(What is expected): Extract, without alteration, each line from the start of the listing to the line bearing "09:45 - 13:45.".

Segment Start: Data shown

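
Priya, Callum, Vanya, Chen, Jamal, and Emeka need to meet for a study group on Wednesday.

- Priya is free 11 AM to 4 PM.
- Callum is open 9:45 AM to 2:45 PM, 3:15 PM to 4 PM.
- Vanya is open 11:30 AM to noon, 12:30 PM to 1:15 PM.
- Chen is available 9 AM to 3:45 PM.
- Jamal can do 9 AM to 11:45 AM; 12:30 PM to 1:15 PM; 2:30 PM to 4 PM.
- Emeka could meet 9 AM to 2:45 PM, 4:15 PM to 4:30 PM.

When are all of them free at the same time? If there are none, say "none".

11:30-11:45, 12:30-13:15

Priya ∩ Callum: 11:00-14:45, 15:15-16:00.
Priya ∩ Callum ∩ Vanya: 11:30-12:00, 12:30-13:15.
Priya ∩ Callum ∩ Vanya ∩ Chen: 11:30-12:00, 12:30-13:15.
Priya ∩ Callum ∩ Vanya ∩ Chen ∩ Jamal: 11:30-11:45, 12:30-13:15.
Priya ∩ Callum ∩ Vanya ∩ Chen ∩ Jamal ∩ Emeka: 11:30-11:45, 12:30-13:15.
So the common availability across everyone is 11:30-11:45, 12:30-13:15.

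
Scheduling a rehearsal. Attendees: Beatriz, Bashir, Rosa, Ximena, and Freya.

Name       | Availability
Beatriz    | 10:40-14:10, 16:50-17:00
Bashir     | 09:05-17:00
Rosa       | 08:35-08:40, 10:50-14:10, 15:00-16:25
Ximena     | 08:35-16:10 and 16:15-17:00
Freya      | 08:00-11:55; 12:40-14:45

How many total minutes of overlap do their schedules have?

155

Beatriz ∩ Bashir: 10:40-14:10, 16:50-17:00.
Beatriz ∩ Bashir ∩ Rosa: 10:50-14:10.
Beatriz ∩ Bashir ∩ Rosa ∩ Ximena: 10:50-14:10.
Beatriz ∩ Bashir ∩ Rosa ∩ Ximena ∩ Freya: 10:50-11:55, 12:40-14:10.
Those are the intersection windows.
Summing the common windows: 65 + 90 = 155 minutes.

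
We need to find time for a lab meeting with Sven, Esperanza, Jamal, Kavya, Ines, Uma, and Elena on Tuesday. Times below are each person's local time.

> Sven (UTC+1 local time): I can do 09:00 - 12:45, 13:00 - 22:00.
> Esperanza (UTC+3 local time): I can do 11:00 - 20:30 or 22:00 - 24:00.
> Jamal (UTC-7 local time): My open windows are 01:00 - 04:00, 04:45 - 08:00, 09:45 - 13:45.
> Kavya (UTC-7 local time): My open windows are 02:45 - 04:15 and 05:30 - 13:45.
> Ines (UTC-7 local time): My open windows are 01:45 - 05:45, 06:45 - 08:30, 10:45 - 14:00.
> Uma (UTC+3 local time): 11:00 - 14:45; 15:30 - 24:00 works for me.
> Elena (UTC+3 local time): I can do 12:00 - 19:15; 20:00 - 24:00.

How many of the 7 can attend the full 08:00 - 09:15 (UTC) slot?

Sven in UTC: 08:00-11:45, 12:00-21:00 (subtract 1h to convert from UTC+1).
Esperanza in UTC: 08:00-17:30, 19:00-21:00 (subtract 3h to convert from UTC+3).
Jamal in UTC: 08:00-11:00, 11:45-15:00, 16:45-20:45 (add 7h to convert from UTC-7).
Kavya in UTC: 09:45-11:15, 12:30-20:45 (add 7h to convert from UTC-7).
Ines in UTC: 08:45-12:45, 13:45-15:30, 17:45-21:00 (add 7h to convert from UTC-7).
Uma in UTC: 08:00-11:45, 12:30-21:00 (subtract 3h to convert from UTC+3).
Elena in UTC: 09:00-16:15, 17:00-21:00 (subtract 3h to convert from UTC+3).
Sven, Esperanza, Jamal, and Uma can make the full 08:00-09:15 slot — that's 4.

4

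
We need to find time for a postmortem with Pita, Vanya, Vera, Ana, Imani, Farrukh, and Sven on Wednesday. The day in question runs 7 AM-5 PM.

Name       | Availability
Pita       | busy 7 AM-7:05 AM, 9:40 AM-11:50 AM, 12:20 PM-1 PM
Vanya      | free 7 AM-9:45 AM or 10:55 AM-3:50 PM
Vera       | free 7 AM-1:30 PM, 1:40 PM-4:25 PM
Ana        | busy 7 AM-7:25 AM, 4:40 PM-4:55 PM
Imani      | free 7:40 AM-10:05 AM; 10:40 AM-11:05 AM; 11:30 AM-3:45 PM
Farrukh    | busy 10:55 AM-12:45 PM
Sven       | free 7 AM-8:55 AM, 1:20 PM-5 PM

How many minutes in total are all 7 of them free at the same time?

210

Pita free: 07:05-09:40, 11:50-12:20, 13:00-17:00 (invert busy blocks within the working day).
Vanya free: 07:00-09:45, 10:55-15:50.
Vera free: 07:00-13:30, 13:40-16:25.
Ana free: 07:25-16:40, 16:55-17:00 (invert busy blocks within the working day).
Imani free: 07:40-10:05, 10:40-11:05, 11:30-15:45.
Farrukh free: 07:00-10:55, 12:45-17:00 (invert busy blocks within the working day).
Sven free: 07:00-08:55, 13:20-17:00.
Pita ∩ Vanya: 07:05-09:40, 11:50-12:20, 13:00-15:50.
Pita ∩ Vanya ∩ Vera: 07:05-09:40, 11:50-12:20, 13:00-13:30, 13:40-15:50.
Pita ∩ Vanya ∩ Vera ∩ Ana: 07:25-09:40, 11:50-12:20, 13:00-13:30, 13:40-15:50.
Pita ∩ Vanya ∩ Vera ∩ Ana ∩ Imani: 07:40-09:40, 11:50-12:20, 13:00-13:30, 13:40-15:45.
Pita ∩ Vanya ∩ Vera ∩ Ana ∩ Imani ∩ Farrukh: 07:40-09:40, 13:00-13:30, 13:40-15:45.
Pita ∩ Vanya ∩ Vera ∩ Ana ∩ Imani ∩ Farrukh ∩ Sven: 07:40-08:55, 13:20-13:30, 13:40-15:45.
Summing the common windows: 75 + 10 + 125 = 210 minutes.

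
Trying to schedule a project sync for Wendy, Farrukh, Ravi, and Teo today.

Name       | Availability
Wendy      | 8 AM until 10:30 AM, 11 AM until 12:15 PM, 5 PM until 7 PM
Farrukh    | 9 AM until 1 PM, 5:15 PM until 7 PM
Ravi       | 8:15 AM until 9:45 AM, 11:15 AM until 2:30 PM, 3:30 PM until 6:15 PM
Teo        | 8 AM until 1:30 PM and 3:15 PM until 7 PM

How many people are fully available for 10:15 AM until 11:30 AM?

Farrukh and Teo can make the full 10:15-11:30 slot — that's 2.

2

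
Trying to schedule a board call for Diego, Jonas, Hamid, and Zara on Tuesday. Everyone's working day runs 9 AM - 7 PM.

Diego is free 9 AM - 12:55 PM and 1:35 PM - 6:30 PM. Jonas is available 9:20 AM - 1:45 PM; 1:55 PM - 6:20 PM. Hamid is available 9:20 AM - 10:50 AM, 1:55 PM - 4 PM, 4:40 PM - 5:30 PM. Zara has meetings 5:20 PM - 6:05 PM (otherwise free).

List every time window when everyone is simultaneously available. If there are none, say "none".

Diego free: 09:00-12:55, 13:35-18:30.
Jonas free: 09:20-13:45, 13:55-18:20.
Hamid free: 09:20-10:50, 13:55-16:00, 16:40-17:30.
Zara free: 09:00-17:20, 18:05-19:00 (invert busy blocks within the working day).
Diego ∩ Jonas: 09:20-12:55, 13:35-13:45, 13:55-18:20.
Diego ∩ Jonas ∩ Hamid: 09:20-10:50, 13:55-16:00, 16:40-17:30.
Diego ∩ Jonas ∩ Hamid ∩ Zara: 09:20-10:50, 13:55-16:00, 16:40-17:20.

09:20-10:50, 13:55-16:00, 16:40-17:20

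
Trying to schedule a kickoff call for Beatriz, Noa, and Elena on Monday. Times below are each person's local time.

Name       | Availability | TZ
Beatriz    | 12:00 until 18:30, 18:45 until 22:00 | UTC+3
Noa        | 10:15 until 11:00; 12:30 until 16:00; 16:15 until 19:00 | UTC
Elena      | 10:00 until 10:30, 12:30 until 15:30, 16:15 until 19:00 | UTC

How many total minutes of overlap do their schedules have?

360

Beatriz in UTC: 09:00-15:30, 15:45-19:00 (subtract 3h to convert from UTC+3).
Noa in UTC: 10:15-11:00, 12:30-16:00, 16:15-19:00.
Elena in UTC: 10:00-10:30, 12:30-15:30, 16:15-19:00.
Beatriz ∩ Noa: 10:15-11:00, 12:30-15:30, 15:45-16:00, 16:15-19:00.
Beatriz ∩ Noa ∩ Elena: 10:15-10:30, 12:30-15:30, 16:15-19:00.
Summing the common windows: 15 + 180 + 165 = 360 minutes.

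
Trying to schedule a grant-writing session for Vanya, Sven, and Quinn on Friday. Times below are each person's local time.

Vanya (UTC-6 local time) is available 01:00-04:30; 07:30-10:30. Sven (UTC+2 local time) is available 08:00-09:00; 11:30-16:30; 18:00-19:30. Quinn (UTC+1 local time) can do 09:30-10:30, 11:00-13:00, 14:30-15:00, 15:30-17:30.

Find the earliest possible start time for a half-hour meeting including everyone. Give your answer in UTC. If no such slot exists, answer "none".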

Segment End: Data shown

(Written solution):
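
Priya, Callum, Vanya, Chen, Jamal, and Emeka need to meet for a study group on Wednesday.

- Priya is free 11 AM to 4 PM.
- Callum is open 9:45 AM to 2:45 PM, 3:15 PM to 4 PM.
- Vanya is open 11:30 AM to noon, 12:30 PM to 1:15 PM.
- Chen is available 9 AM to 3:45 PM.
- Jamal can do 9 AM to 11:45 AM; 12:30 PM to 1:15 PM; 2:30 PM to 4 PM.
- Emeka could meet 9 AM to 2:45 PM, 4:15 PM to 4:30 PM.

When are all of them free at the same time? If there are none, say "none".

11:30-11:45, 12:30-13:15

Priya ∩ Callum: 11:00-14:45, 15:15-16:00.
Priya ∩ Callum ∩ Vanya: 11:30-12:00, 12:30-13:15.
Priya ∩ Callum ∩ Vanya ∩ Chen: 11:30-12:00, 12:30-13:15.
Priya ∩ Callum ∩ Vanya ∩ Chen ∩ Jamal: 11:30-11:45, 12:30-13:15.
Priya ∩ Callum ∩ Vanya ∩ Chen ∩ Jamal ∩ Emeka: 11:30-11:45, 12:30-13:15.
So the common availability across everyone is 11:30-11:45, 12:30-13:15.

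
Scheduling a rehearsal. Attendees: Beatriz, Bashir, Rosa, Ximena, and Freya.

Name       | Availability
Beatriz    | 10:40-14:10, 16:50-17:00
Bashir     | 09:05-17:00
Rosa       | 08:35-08:40, 10:50-14:10, 15:00-16:25
Ximena     | 08:35-16:10 and 16:15-17:00
Freya      | 08:00-11:55; 12:40-14:45

How many total minutes of overlap do their schedules have?

155

Beatriz ∩ Bashir: 10:40-14:10, 16:50-17:00.
Beatriz ∩ Bashir ∩ Rosa: 10:50-14:10.
Beatriz ∩ Bashir ∩ Rosa ∩ Ximena: 10:50-14:10.
Beatriz ∩ Bashir ∩ Rosa ∩ Ximena ∩ Freya: 10:50-11:55, 12:40-14:10.
Those are the intersection windows.
Summing the common windows: 65 + 90 = 155 minutes.

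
We need to find time for a lab meeting with Sven, Esperanza, Jamal, Kavya, Ines, Uma, and Elena on Tuesday. Times below are each person's local time.

> Sven (UTC+1 local time): I can do 09:00 - 12:45, 13:00 - 22:00.
> Esperanza (UTC+3 local time): I can do 11:00 - 20:30 or 22:00 - 24:00.
> Jamal (UTC-7 local time): My open windows are 01:00 - 04:00, 04:45 - 08:00, 09:45 - 13:45.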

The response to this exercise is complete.